About this exercise:
Transcribe every entry exactly, with nothing added or left out.

[[ Excerpted records open ]]

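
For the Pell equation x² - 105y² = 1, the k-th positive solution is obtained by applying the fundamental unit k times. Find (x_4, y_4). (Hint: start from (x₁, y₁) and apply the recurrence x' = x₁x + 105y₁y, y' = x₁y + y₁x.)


Step 1: Find the fundamental solution (x₁, y₁) of x² - 105y² = 1.
  Expand √105 as a continued fraction. a₀ = ⌊√105⌋ = 10; iterate m_{k+1} = d_k·a_k − m_k, d_{k+1} = (105 − m_{k+1}²)/d_k, a_{k+1} = ⌊(a₀ + m_{k+1})/d_{k+1}⌋ (starting m₀ = 0, d₀ = 1), with convergents p_k = a_k·p_{k-1} + p_{k-2}, q_k = a_k·q_{k-1} + q_{k-2} (p₋₁ = 1, q₋₁ = 0):
  k = 0: a₀ = 10; p₀/q₀ = 10/1; p₀² − 105·q₀² = 100 − 105 = -5.
  k = 1: m = 10, d = 5, a = ⌊(10 + 10)/5⌋ = 4; p/q = (4·10 + 1)/(4·1 + 0) = 41/4; p² − 105·q² = 1681 − 1680 = 1.
  The first convergent with p² − 105·q² = 1 gives the fundamental solution (x₁, y₁) = (41, 4).
Step 2: Apply the recurrence (x_{n+1}, y_{n+1}) = (x₁x_n + 105y₁y_n, x₁y_n + y₁x_n) repeatedly.
  From (x_1, y_1) = (41, 4): x_2 = 41·41 + 105·4·4 = 3361; y_2 = 41·4 + 4·41 = 328.
  From (x_2, y_2) = (3361, 328): x_3 = 41·3361 + 105·4·328 = 275561; y_3 = 41·328 + 4·3361 = 26892.
  From (x_3, y_3) = (275561, 26892): x_4 = 41·275561 + 105·4·26892 = 22592641; y_4 = 41·26892 + 4·275561 = 2204816.
Step 3: Verify x_4² - 105·y_4² = 510427427354881 - 510427427354880 = 1 (should be 1). ✓

(x_1, y_1) = (41, 4); (x_4, y_4) = (22592641, 2204816).


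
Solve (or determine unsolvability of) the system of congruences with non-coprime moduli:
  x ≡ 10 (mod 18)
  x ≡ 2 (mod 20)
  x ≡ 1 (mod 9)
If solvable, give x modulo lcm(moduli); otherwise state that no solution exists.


Moduli 18, 20, 9 are not pairwise coprime, so CRT works modulo lcm(m_i) when all pairwise compatibility conditions hold.
Pairwise compatibility: gcd(m_i, m_j) must divide a_i - a_j for every pair.
Merge one congruence at a time:
  Start: x ≡ 10 (mod 18).
  Combine with x ≡ 2 (mod 20): gcd(18, 20) = 2; 2 - 10 = -8, which IS divisible by 2, so compatible.
    Write x = 10 + 18·t and substitute into x ≡ 2 (mod 20): 18·t ≡ 2 − 10 = -8 (mod 20).
    Divide the congruence (and modulus) by g = 2: 9·t ≡ -4 (mod 10).
    Reduce coefficients mod 10: 9·t ≡ 6 (mod 10).
    The inverse of 9 mod 10 is 9 (since 9·9 = 81 = 8·10 + 1), so t ≡ 9·6 = 54 ≡ 4 (mod 10).
    Then x = 10 + 18·4 = 82, valid modulo lcm(18, 20) = 180: x ≡ 82 (mod 180).
  Combine with x ≡ 1 (mod 9): gcd(180, 9) = 9; 1 - 82 = -81, which IS divisible by 9, so compatible.
    Write x = 82 + 180·t and substitute into x ≡ 1 (mod 9): 180·t ≡ 1 − 82 = -81 (mod 9).
    Divide the congruence (and modulus) by g = 9: 20·t ≡ -9 (mod 1).
    Modulo 1 every t works; take t = 0.
    Then x = 82 + 180·0 = 82, valid modulo lcm(180, 9) = 180: x ≡ 82 (mod 180).
Verify: 82 mod 18 = 10, 82 mod 20 = 2, 82 mod 9 = 1.

x ≡ 82 (mod 180).


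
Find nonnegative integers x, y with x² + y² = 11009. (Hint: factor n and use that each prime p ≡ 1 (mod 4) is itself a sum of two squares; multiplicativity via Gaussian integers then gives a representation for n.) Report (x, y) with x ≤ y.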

[[ Excerpted records closed ]]

Response:
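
For the Pell equation x² - 105y² = 1, the k-th positive solution is obtained by applying the fundamental unit k times. Find (x_4, y_4). (Hint: start from (x₁, y₁) and apply the recurrence x' = x₁x + 105y₁y, y' = x₁y + y₁x.)


Step 1: Find the fundamental solution (x₁, y₁) of x² - 105y² = 1.
  Expand √105 as a continued fraction. a₀ = ⌊√105⌋ = 10; iterate m_{k+1} = d_k·a_k − m_k, d_{k+1} = (105 − m_{k+1}²)/d_k, a_{k+1} = ⌊(a₀ + m_{k+1})/d_{k+1}⌋ (starting m₀ = 0, d₀ = 1), with convergents p_k = a_k·p_{k-1} + p_{k-2}, q_k = a_k·q_{k-1} + q_{k-2} (p₋₁ = 1, q₋₁ = 0):
  k = 0: a₀ = 10; p₀/q₀ = 10/1; p₀² − 105·q₀² = 100 − 105 = -5.
  k = 1: m = 10, d = 5, a = ⌊(10 + 10)/5⌋ = 4; p/q = (4·10 + 1)/(4·1 + 0) = 41/4; p² − 105·q² = 1681 − 1680 = 1.
  The first convergent with p² − 105·q² = 1 gives the fundamental solution (x₁, y₁) = (41, 4).
Step 2: Apply the recurrence (x_{n+1}, y_{n+1}) = (x₁x_n + 105y₁y_n, x₁y_n + y₁x_n) repeatedly.
  From (x_1, y_1) = (41, 4): x_2 = 41·41 + 105·4·4 = 3361; y_2 = 41·4 + 4·41 = 328.
  From (x_2, y_2) = (3361, 328): x_3 = 41·3361 + 105·4·328 = 275561; y_3 = 41·328 + 4·3361 = 26892.
  From (x_3, y_3) = (275561, 26892): x_4 = 41·275561 + 105·4·26892 = 22592641; y_4 = 41·26892 + 4·275561 = 2204816.
Step 3: Verify x_4² - 105·y_4² = 510427427354881 - 510427427354880 = 1 (should be 1). ✓

(x_1, y_1) = (41, 4); (x_4, y_4) = (22592641, 2204816).


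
Solve (or determine unsolvability of) the system of congruences with non-coprime moduli:
  x ≡ 10 (mod 18)
  x ≡ 2 (mod 20)
  x ≡ 1 (mod 9)
If solvable, give x modulo lcm(moduli); otherwise state that no solution exists.


Moduli 18, 20, 9 are not pairwise coprime, so CRT works modulo lcm(m_i) when all pairwise compatibility conditions hold.
Pairwise compatibility: gcd(m_i, m_j) must divide a_i - a_j for every pair.
Merge one congruence at a time:
  Start: x ≡ 10 (mod 18).
  Combine with x ≡ 2 (mod 20): gcd(18, 20) = 2; 2 - 10 = -8, which IS divisible by 2, so compatible.
    Write x = 10 + 18·t and substitute into x ≡ 2 (mod 20): 18·t ≡ 2 − 10 = -8 (mod 20).
    Divide the congruence (and modulus) by g = 2: 9·t ≡ -4 (mod 10).
    Reduce coefficients mod 10: 9·t ≡ 6 (mod 10).
    The inverse of 9 mod 10 is 9 (since 9·9 = 81 = 8·10 + 1), so t ≡ 9·6 = 54 ≡ 4 (mod 10).
    Then x = 10 + 18·4 = 82, valid modulo lcm(18, 20) = 180: x ≡ 82 (mod 180).
  Combine with x ≡ 1 (mod 9): gcd(180, 9) = 9; 1 - 82 = -81, which IS divisible by 9, so compatible.
    Write x = 82 + 180·t and substitute into x ≡ 1 (mod 9): 180·t ≡ 1 − 82 = -81 (mod 9).
    Divide the congruence (and modulus) by g = 9: 20·t ≡ -9 (mod 1).
    Modulo 1 every t works; take t = 0.
    Then x = 82 + 180·0 = 82, valid modulo lcm(180, 9) = 180: x ≡ 82 (mod 180).
Verify: 82 mod 18 = 10, 82 mod 20 = 2, 82 mod 9 = 1.

x ≡ 82 (mod 180).


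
Find nonnegative integers x, y with x² + y² = 11009. (Hint: factor n and use that each prime p ≡ 1 (mod 4) is itself a sum of two squares; multiplicativity via Gaussian integers then gives a representation for n.) Report (x, y) with x ≤ y.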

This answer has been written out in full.